__Work request__.
From the data below, set down exactly the lines between the one holding "Willowbrook Foundation just" and the one holding "Fairview Utilities will", inclusive, and no others.

__Given data__.
========

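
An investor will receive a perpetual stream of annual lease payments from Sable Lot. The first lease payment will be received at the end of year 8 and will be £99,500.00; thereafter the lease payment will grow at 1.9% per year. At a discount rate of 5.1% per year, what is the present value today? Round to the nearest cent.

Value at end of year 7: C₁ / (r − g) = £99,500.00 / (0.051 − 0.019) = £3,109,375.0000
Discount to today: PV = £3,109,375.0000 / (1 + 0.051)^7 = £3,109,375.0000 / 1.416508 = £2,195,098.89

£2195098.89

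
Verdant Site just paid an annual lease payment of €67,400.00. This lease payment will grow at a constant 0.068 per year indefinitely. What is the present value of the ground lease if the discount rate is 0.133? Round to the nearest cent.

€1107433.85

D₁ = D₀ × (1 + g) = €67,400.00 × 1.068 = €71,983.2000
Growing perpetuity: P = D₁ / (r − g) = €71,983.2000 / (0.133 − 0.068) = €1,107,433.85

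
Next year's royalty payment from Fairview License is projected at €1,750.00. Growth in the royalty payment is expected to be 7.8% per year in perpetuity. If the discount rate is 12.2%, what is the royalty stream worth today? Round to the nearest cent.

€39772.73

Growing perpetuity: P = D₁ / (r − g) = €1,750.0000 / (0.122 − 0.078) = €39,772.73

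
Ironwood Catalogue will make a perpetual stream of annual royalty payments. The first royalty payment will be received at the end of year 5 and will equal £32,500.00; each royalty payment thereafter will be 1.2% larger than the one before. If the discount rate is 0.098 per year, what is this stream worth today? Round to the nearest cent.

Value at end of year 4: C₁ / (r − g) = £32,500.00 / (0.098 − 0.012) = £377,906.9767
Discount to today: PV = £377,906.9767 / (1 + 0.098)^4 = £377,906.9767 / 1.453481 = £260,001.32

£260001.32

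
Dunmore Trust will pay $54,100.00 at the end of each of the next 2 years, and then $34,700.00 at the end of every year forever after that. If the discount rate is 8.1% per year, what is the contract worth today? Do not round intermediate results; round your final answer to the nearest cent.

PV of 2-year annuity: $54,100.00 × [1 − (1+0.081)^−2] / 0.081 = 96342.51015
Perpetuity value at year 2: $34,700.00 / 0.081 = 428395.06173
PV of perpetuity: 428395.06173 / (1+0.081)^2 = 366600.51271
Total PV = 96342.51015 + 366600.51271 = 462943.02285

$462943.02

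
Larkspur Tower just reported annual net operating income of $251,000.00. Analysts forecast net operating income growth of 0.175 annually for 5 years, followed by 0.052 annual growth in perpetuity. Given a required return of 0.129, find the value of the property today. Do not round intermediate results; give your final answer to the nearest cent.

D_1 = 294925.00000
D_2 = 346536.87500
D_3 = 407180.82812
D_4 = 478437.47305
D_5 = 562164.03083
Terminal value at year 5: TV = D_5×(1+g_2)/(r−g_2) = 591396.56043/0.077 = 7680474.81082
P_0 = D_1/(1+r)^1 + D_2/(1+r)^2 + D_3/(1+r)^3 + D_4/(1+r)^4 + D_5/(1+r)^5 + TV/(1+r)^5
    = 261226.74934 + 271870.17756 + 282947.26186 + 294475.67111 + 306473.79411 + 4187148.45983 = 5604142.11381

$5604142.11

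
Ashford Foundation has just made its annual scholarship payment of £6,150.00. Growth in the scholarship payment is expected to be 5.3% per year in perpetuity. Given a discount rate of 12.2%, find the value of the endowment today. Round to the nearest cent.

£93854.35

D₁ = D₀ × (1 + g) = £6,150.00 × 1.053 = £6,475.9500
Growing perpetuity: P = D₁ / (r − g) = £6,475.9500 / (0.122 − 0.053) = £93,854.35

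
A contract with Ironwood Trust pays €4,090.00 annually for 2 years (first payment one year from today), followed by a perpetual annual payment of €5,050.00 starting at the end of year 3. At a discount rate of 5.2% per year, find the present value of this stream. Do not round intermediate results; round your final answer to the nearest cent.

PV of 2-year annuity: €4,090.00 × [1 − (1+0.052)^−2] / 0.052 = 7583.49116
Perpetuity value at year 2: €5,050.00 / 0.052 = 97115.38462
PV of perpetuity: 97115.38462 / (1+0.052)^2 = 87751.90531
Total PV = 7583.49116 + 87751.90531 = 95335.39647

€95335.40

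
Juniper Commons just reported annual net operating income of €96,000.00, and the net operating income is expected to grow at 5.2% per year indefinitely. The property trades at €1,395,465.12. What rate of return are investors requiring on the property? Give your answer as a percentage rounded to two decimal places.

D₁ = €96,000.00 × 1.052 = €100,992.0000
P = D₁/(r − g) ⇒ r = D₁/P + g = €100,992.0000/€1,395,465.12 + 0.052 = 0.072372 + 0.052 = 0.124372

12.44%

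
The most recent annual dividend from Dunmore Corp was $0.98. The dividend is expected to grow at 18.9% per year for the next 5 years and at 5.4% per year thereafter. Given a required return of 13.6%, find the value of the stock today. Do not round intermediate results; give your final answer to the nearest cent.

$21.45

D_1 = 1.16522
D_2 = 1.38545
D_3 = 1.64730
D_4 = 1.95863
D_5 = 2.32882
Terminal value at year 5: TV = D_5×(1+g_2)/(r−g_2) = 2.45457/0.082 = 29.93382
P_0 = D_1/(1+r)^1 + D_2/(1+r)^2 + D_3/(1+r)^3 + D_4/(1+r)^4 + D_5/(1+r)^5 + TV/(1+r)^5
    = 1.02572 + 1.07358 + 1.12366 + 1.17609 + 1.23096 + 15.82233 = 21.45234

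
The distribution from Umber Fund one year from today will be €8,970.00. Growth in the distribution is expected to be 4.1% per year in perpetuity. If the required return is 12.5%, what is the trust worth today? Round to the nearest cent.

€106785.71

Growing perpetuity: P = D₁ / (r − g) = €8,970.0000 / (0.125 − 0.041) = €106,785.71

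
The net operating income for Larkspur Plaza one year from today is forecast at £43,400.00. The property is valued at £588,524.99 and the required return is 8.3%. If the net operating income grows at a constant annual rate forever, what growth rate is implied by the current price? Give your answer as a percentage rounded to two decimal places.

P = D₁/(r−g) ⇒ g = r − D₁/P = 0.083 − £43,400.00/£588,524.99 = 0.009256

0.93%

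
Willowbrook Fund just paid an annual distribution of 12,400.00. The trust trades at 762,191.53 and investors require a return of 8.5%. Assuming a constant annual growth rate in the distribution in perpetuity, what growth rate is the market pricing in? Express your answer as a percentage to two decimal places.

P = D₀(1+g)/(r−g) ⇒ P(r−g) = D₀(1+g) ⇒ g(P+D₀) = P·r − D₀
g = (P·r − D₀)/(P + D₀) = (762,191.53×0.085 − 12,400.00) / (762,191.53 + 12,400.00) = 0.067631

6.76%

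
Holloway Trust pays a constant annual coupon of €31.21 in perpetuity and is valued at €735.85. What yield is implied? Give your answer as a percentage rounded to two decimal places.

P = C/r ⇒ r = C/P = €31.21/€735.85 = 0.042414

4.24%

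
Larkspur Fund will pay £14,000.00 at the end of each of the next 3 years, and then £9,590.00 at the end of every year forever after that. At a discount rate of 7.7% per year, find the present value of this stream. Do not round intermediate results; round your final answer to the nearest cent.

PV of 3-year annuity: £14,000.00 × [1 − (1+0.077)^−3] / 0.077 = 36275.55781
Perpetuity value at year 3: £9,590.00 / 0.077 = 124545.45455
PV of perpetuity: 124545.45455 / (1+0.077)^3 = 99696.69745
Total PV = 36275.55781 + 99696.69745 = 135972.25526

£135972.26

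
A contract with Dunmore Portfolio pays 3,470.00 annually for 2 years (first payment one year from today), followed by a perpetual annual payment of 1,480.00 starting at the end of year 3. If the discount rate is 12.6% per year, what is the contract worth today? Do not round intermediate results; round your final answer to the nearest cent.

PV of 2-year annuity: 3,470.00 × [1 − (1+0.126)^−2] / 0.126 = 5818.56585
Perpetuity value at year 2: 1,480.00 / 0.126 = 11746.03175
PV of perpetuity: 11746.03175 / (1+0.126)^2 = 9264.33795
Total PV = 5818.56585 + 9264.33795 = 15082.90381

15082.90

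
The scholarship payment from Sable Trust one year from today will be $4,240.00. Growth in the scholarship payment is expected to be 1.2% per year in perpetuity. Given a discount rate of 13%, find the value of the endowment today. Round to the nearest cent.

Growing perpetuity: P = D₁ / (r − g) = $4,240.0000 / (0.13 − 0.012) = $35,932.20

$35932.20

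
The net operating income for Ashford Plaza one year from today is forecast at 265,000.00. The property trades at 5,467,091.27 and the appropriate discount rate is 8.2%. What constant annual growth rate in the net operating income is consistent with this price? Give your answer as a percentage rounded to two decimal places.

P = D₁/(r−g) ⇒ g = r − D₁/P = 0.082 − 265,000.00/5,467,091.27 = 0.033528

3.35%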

========

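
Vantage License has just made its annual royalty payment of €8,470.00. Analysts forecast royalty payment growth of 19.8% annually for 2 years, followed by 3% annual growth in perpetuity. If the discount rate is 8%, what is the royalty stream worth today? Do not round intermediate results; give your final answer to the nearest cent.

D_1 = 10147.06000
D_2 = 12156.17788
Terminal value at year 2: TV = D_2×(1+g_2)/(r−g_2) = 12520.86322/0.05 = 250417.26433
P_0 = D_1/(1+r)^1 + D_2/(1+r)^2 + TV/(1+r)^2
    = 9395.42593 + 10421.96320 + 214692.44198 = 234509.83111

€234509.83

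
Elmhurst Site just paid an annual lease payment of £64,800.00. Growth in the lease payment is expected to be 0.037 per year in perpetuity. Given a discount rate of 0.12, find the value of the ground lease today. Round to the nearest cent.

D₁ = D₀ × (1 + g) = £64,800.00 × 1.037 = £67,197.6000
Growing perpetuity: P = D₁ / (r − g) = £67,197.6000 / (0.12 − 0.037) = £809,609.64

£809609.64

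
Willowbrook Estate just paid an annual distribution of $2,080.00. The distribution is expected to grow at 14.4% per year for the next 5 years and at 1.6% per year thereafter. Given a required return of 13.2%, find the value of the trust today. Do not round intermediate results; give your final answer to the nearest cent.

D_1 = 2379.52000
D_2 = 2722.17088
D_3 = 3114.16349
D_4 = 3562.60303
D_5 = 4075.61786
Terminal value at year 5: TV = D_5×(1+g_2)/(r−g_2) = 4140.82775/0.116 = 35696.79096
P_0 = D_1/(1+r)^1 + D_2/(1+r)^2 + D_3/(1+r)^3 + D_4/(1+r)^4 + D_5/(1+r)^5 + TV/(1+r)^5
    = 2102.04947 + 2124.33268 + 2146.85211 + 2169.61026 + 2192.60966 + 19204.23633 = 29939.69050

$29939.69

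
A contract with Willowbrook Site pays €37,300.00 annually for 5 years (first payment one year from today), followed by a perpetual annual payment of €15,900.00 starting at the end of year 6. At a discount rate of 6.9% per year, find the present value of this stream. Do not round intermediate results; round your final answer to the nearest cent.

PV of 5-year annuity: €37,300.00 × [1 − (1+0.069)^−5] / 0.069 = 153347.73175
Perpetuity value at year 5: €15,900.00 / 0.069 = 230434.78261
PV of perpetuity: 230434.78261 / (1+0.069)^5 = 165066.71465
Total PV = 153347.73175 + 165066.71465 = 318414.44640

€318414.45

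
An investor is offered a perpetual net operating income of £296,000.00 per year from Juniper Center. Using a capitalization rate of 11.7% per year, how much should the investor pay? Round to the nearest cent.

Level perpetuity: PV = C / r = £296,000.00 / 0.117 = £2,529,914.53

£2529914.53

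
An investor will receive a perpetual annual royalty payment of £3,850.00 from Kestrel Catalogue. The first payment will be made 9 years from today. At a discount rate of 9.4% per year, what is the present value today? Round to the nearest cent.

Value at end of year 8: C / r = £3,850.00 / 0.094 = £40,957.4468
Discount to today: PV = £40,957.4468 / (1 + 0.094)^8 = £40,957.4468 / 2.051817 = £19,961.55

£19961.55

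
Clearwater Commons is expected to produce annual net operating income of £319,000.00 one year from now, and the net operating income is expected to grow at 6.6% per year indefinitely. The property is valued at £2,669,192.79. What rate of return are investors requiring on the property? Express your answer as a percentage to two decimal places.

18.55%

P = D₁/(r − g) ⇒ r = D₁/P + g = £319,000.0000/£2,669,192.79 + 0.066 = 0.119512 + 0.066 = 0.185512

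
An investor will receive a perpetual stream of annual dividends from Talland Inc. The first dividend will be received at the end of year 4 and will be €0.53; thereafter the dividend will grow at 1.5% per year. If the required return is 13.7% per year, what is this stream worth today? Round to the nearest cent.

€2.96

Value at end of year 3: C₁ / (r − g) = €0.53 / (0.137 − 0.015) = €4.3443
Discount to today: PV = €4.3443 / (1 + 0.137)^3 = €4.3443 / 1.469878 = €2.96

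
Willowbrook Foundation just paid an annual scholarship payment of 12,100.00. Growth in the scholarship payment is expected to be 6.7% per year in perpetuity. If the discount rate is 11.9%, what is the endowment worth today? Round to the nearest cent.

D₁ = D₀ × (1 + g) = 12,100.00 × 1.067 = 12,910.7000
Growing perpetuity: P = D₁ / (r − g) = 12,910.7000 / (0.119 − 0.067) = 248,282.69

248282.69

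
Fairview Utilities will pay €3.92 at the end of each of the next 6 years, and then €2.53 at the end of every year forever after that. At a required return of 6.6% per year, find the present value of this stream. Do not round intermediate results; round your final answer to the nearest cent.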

========

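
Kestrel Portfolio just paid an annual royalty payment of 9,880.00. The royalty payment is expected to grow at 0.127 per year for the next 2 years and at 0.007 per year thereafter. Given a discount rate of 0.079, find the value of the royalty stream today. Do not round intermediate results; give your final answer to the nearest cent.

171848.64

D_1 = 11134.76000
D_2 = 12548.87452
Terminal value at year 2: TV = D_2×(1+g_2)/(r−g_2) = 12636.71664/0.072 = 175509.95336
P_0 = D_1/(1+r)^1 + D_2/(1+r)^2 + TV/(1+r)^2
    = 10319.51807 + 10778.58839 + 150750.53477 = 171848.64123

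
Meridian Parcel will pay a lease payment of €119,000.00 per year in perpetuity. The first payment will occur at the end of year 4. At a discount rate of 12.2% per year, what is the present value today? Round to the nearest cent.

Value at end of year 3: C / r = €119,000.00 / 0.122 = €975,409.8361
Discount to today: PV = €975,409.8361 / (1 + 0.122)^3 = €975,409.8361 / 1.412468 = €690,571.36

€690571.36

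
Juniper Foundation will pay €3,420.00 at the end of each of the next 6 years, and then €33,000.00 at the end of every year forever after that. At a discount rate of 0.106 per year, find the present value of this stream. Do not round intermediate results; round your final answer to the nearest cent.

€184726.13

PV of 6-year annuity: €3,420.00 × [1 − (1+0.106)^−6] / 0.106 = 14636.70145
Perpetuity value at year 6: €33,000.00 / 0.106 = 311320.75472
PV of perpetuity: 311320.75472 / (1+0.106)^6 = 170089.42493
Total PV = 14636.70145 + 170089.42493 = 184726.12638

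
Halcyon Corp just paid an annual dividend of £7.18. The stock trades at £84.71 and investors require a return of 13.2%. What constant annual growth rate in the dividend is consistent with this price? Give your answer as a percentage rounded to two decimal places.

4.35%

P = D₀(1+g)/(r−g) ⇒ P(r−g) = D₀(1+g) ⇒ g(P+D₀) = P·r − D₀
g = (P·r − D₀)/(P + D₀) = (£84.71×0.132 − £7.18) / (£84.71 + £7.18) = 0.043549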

========

__Solution__.
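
Willowbrook Foundation just paid an annual scholarship payment of 12,100.00. Growth in the scholarship payment is expected to be 6.7% per year in perpetuity. If the discount rate is 11.9%, what is the endowment worth today? Round to the nearest cent.

D₁ = D₀ × (1 + g) = 12,100.00 × 1.067 = 12,910.7000
Growing perpetuity: P = D₁ / (r − g) = 12,910.7000 / (0.119 − 0.067) = 248,282.69

248282.69

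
Fairview Utilities will pay €3.92 at the end of each of the next 6 years, and then €2.53 at the end of every year forever after that. At a required return of 6.6% per year, find the present value of this stream. Do not round intermediate results; round your final answer to the nearest cent.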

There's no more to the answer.